Your reply should be the following data, copied exactly.
<<<<
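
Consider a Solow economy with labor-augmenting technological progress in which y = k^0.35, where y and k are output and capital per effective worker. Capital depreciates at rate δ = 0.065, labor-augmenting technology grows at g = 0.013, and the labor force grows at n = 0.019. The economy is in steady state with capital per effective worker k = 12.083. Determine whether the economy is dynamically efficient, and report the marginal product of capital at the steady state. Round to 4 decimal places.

dynamically inefficient; MPK ≈ 0.0693

The effective depreciation rate is n + g + δ = 0.019 + 0.013 + 0.065 = 0.097.
MPK = 0.35·k^(0.35−1) = 0.35·12.083^(-0.65) ≈ 0.0693.
MPK < 0.097, so the economy is dynamically inefficient (over-saving).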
>>>>
- [Solution to this task]
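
Consider a Solow economy with labor-augmenting technological progress in which y = k^0.35, where y and k are output and capital per effective worker. Capital depreciates at rate δ = 0.065, labor-augmenting technology grows at g = 0.013, and the labor force grows at n = 0.019. The economy is in steady state with capital per effective worker k = 12.083. Determine whether the economy is dynamically efficient, and report the marginal product of capital at the steady state. Round to 4 decimal places.

dynamically inefficient; MPK ≈ 0.0693

The effective depreciation rate is n + g + δ = 0.019 + 0.013 + 0.065 = 0.097.
MPK = 0.35·k^(0.35−1) = 0.35·12.083^(-0.65) ≈ 0.0693.
MPK < 0.097, so the economy is dynamically inefficient (over-saving).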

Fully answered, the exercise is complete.